What is being asked: Every line of the entries below from the one containing "Let rho(a) = [[1, 0], [-2, 1]], rho(b)" to the one containing "Conventions: work in SL(2,C) throughout; a", both ends included, must be written out exactly. No other line belongs in the answer.

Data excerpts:
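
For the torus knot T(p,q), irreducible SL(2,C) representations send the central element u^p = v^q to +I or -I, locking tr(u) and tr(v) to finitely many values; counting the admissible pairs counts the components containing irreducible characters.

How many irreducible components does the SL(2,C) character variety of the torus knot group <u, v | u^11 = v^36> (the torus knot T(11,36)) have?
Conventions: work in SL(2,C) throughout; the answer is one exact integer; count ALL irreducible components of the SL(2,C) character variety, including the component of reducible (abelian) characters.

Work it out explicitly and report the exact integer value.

176

For T(11,36): irreducibility forces the central element u^11 = v^36 to one of +I, -I.
So on each irreducible component the traces are pinned: tr(u) = 2*cos(pi*alpha/11) with 1 <= alpha <= 10, tr(v) = 2*cos(pi*beta/36) with 1 <= beta <= 35.
u^11 = (-1)^alpha I and v^36 = (-1)^beta I must agree, so alpha and beta have equal parity.
Counting: 5 odd alphas x 18 odd betas + 5 even alphas x 17 even betas = 90 + 85 = 175.
components with irreducible characters: 175; plus the single component of reducible (abelian) characters: total 176.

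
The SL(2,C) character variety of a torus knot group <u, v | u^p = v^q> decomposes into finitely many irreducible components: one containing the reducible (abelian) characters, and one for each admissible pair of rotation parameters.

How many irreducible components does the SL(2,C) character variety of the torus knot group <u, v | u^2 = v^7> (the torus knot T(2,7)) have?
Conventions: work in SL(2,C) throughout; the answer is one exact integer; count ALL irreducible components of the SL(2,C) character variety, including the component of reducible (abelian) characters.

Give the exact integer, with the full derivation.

In the torus knot group T(2,7), u^2 = v^7 is central, so an irreducible representation sends it to +I or -I (Schur).
On an irreducible component, tr(u) is locked at 2*cos(pi*alpha/2) for some alpha in 1..1, and tr(v) at 2*cos(pi*beta/7) for some beta in 1..6.
u^2 = (-1)^alpha I and v^7 = (-1)^beta I must agree, so alpha and beta have equal parity.
count pairs: odd alpha (1 choices) x odd beta (3), plus even alpha (0) x even beta (3): 1*3 + 0*3 = 3.
That is 3 components of irreducible characters, and with the reducible (abelian) component the total is 4.

4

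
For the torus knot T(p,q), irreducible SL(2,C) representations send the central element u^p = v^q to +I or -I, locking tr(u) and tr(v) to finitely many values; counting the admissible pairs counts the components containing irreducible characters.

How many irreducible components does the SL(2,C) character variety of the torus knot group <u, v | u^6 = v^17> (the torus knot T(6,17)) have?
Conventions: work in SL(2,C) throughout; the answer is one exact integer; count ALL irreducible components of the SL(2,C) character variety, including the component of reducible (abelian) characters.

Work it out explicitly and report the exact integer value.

In the torus knot group T(6,17), u^6 = v^17 is central, so an irreducible representation sends it to +I or -I (Schur).
This locks tr(u) to 2*cos(pi*alpha/6), alpha in 1..5, and tr(v) to 2*cos(pi*beta/17), beta in 1..16, on each component of irreducible characters.
Consistency of u^6 = (-1)^alpha I with v^17 = (-1)^beta I forces alpha = beta (mod 2).
Counting: 3 odd alphas x 8 odd betas + 2 even alphas x 8 even betas = 24 + 16 = 40.
components with irreducible characters: 40; plus the single component of reducible (abelian) characters: total 41.

41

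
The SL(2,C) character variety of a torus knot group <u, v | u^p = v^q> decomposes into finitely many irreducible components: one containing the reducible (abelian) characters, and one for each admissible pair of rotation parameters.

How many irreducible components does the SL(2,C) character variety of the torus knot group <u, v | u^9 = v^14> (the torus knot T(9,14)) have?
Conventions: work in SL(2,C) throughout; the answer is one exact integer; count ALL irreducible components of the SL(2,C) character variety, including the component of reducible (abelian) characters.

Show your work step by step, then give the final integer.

53

Gamma = < u, v | u^9 = v^14 > (torus knot T(9,14)); the central element u^9 = v^14 acts as +I or -I in any irreducible SL(2,C) representation.
This locks tr(u) to 2*cos(pi*alpha/9), alpha in 1..8, and tr(v) to 2*cos(pi*beta/14), beta in 1..13, on each component of irreducible characters.
u^9 = (-1)^alpha I and v^14 = (-1)^beta I must agree, so alpha and beta have equal parity.
Counting: 4 odd alphas x 7 odd betas + 4 even alphas x 6 even betas = 28 + 24 = 52.
That is 52 components of irreducible characters, and with the reducible (abelian) component the total is 53.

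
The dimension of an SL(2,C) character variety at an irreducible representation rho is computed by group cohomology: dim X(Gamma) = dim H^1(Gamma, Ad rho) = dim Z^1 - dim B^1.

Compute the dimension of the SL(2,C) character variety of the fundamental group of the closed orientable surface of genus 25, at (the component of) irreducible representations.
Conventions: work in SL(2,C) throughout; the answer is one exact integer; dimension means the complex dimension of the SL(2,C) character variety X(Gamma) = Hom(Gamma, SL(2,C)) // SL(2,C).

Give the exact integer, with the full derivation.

The genus-25 surface group: 2g = 50 generators, one relator prod [a_i, b_i].
Before the relator condition, cocycle space has dim 3*50 = 150.
H^2 = coker(d_2) is dual to H^0 = 0 at irreducible rho (Poincare duality), so d_2 is onto: dim Z^1 = 147.
As always at irreducible rho, dim B^1 = 3.
dim X = dim H^1 = 147 - 3 = 144.

144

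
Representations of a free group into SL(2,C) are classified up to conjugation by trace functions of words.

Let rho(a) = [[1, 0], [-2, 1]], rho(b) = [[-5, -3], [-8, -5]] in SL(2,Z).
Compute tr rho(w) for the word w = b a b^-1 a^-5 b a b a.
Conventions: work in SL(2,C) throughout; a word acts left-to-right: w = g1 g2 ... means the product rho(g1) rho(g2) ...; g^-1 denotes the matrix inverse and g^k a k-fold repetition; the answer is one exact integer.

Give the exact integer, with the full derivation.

rho(b) = [[-5, -3], [-8, -5]]
... * rho(a) = [[1, 0], [-2, 1]]  ->  [[1, -3], [2, -5]]
... * rho(b^-1) = [[-5, 3], [8, -5]]  ->  [[-29, 18], [-50, 31]]
... * rho(a^-1) = [[1, 0], [2, 1]]  ->  [[7, 18], [12, 31]]
... * rho(a^-1) = [[1, 0], [2, 1]]  ->  [[43, 18], [74, 31]]
... * rho(a^-1) = [[1, 0], [2, 1]]  ->  [[79, 18], [136, 31]]
... * rho(a^-1) = [[1, 0], [2, 1]]  ->  [[115, 18], [198, 31]]
... * rho(a^-1) = [[1, 0], [2, 1]]  ->  [[151, 18], [260, 31]]
... * rho(b) = [[-5, -3], [-8, -5]]  ->  [[-899, -543], [-1548, -935]]
... * rho(a) = [[1, 0], [-2, 1]]  ->  [[187, -543], [322, -935]]
... * rho(b) = [[-5, -3], [-8, -5]]  ->  [[3409, 2154], [5870, 3709]]
... * rho(a) = [[1, 0], [-2, 1]]  ->  [[-899, 2154], [-1548, 3709]]
tr = -899 + 3709 = 2810

2810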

Result:
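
Let rho(a) = [[1, 0], [-2, 1]], rho(b) = [[-5, -3], [-8, -5]] in SL(2,Z).
Compute tr rho(w) for the word w = b a b^-1 a^-5 b a b a.
Conventions: work in SL(2,C) throughout; a word acts left-to-right: w = g1 g2 ... means the product rho(g1) rho(g2) ...; g^-1 denotes the matrix inverse and g^k a k-fold repetition; the answer is one exact integer.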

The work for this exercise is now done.